Activity: Set out exactly every line of the entries below, starting at the line that holds "Answer: -152880" and stopping after the line that holds "Answer: -75746509/2001 ≈ -37854.".

Stored data:
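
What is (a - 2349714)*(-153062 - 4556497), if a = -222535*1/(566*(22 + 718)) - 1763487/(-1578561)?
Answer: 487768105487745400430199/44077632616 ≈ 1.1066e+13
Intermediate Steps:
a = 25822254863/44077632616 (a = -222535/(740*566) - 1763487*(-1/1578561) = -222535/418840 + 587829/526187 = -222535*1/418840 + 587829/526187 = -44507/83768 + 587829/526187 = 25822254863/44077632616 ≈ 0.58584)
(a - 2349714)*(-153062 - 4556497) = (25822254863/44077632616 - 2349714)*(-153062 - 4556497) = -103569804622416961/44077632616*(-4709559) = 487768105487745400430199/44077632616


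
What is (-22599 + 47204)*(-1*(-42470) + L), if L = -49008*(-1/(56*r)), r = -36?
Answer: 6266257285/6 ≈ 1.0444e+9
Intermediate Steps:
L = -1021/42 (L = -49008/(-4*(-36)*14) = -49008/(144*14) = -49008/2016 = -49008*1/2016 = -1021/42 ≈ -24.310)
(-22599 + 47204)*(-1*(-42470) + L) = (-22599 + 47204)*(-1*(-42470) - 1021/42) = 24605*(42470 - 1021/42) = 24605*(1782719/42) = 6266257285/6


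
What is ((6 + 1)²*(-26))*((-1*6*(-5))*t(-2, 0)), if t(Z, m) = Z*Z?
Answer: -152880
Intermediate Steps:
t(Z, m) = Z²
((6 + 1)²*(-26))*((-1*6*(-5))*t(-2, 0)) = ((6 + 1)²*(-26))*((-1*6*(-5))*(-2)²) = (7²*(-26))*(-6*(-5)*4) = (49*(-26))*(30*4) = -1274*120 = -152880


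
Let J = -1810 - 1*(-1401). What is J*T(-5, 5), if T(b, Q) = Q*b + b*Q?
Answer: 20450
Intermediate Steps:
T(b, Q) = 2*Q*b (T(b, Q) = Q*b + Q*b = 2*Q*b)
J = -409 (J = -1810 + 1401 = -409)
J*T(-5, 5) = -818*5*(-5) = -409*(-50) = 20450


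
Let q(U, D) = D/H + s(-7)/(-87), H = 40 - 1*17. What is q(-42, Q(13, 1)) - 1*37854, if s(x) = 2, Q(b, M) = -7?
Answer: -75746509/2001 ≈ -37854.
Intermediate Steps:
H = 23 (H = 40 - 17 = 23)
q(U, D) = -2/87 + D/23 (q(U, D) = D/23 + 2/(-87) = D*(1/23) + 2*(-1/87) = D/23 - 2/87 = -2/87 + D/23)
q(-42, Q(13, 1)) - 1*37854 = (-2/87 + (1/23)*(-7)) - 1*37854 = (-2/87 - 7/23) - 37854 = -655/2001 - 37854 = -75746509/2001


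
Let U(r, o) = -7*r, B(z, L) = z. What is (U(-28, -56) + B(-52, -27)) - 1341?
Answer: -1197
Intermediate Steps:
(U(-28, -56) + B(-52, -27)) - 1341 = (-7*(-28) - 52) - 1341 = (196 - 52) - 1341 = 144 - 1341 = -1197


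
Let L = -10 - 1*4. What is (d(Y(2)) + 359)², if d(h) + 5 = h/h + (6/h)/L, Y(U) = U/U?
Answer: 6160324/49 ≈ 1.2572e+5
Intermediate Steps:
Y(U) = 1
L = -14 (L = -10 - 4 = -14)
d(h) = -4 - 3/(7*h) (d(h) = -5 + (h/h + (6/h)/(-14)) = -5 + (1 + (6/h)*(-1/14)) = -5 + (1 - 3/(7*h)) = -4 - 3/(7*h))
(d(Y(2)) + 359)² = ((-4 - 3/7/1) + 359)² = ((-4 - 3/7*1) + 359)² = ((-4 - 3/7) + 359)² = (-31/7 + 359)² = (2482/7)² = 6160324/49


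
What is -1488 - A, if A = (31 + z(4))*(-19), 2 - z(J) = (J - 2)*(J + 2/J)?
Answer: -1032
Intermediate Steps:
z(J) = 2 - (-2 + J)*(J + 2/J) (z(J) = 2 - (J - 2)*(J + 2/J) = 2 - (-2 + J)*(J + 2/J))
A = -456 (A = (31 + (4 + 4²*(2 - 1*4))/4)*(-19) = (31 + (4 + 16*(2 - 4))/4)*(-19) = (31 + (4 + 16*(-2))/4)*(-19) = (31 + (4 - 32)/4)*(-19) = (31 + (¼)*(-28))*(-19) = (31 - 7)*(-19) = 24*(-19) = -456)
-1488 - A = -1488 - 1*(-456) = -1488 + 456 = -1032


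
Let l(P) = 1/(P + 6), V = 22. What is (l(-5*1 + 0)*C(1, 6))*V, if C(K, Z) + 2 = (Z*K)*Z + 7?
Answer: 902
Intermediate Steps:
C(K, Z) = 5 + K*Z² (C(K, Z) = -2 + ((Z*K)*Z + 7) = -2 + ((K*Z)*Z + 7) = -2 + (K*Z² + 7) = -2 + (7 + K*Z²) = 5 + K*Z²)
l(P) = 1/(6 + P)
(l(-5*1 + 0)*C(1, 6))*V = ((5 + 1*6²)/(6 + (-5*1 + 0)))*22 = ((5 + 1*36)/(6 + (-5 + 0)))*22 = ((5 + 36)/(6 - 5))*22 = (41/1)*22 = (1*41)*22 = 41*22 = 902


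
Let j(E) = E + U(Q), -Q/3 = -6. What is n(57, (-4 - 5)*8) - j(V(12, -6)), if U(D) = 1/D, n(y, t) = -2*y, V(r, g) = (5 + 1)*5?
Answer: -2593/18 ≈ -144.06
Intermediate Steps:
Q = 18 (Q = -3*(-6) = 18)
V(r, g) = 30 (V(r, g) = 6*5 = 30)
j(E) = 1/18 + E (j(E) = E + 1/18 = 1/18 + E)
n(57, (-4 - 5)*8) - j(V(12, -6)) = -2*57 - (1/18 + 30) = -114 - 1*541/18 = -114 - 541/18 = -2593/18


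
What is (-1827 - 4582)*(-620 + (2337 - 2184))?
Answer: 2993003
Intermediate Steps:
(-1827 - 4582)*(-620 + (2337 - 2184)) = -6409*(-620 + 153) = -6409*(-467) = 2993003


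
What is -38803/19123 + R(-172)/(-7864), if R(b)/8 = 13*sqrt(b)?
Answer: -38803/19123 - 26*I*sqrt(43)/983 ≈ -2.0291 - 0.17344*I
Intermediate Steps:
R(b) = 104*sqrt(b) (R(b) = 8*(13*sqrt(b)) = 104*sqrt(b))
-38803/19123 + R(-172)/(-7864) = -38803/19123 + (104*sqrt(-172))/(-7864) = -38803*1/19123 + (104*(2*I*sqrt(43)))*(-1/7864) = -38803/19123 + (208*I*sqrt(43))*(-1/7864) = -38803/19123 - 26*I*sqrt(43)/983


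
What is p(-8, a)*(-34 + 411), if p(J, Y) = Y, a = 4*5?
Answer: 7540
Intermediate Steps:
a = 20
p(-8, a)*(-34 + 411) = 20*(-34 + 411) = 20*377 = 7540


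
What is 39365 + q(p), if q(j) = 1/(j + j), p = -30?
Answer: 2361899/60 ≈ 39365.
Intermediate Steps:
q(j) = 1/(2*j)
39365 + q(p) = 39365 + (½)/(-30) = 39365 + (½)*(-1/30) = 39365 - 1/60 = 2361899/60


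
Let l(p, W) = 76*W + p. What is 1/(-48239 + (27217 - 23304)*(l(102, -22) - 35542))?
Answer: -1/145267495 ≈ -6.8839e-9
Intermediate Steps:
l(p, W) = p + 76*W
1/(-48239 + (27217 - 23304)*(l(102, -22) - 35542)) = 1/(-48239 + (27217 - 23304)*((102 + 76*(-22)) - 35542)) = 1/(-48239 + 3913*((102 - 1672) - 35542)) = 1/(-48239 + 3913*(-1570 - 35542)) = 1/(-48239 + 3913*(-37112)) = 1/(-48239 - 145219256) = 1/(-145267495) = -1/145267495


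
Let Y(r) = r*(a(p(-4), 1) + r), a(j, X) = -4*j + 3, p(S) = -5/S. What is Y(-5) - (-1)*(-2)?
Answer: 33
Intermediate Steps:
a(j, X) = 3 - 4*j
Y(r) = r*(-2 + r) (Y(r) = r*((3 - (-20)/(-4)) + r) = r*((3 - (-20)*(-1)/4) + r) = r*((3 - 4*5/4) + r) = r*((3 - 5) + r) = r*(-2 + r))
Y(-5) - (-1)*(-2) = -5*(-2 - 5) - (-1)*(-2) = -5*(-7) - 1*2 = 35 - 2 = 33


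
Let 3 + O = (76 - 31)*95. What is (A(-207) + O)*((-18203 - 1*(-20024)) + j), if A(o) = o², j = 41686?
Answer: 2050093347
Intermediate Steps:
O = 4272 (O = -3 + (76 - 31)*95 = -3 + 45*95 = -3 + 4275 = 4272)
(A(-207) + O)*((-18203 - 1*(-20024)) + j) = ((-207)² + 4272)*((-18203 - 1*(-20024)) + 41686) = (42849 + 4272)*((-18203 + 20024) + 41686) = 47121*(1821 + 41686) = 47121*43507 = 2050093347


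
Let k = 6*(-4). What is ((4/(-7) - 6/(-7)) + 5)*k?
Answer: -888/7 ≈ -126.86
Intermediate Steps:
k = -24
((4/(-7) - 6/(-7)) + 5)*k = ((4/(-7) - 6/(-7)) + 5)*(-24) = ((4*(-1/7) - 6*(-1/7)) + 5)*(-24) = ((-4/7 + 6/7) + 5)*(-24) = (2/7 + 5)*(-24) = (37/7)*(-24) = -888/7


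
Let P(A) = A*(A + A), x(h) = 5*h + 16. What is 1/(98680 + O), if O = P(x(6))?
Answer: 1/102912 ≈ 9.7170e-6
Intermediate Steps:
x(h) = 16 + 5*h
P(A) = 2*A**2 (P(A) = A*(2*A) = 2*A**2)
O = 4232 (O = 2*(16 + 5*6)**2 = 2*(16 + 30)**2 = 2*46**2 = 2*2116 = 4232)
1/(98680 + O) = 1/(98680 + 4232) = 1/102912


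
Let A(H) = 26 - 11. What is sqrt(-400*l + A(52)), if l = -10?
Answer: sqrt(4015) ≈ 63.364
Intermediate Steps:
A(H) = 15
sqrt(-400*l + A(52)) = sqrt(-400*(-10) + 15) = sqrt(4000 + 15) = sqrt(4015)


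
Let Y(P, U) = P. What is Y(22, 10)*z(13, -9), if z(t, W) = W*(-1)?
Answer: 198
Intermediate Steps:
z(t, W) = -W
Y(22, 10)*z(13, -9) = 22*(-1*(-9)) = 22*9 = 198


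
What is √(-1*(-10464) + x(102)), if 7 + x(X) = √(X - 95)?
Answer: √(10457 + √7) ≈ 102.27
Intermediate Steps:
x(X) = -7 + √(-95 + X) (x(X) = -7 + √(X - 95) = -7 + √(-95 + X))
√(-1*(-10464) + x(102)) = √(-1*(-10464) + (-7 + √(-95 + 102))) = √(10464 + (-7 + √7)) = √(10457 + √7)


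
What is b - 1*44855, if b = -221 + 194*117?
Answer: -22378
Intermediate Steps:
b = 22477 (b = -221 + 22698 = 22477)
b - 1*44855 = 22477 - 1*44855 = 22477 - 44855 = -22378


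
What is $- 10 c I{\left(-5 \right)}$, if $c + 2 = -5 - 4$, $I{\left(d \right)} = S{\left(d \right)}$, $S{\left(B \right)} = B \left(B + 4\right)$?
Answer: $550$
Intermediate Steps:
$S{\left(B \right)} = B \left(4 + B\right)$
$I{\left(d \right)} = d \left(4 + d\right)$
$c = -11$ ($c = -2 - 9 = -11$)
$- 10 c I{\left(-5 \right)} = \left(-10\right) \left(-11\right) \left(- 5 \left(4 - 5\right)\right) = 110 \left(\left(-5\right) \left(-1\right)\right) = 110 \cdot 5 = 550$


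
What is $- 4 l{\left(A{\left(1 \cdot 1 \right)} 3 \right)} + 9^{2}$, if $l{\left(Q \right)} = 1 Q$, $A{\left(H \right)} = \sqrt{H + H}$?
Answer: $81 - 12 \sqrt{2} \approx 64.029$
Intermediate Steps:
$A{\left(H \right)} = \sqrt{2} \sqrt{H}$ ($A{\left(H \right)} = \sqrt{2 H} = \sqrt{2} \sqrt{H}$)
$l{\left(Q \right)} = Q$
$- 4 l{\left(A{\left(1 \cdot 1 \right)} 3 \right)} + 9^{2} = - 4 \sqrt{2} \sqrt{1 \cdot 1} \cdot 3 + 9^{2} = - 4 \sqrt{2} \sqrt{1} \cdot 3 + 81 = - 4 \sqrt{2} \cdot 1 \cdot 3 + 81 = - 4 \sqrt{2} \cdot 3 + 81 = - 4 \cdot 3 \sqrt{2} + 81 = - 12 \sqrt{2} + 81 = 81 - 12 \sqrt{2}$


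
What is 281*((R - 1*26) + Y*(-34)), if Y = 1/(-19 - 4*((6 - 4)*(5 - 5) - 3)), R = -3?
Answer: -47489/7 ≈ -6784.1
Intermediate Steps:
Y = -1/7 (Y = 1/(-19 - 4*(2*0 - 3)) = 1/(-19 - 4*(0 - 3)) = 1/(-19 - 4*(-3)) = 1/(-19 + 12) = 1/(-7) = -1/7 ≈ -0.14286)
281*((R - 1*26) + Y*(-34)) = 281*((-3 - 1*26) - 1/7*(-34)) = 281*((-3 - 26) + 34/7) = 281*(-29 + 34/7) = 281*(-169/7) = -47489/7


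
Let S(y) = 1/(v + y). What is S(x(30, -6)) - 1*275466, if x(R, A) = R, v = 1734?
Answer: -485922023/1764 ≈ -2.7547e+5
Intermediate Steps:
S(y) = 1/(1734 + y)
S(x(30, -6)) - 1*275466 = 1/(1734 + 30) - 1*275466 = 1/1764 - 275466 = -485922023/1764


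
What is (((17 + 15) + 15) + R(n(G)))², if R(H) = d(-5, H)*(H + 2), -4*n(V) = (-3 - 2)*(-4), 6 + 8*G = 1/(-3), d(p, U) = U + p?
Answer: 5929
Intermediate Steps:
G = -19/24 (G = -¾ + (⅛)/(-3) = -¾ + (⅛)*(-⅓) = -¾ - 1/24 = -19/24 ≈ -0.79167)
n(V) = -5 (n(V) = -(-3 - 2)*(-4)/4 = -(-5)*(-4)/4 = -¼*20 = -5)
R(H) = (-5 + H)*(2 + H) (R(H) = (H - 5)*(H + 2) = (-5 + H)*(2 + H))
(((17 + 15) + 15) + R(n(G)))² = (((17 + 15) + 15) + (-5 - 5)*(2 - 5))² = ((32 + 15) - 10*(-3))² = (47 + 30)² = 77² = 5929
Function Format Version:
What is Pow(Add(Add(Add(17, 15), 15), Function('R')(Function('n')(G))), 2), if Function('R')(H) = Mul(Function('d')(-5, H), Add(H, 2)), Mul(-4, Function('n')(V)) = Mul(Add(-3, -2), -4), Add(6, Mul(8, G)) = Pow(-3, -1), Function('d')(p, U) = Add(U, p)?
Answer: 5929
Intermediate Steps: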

Finished task:
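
Answer: -152880
Intermediate Steps:
t(Z, m) = Z²
((6 + 1)²*(-26))*((-1*6*(-5))*t(-2, 0)) = ((6 + 1)²*(-26))*((-1*6*(-5))*(-2)²) = (7²*(-26))*(-6*(-5)*4) = (49*(-26))*(30*4) = -1274*120 = -152880


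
Let J = -1810 - 1*(-1401). What is J*T(-5, 5), if T(b, Q) = Q*b + b*Q?
Answer: 20450
Intermediate Steps:
T(b, Q) = 2*Q*b (T(b, Q) = Q*b + Q*b = 2*Q*b)
J = -409 (J = -1810 + 1401 = -409)
J*T(-5, 5) = -818*5*(-5) = -409*(-50) = 20450


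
Let q(U, D) = D/H + s(-7)/(-87), H = 40 - 1*17. What is q(-42, Q(13, 1)) - 1*37854, if s(x) = 2, Q(b, M) = -7?
Answer: -75746509/2001 ≈ -37854.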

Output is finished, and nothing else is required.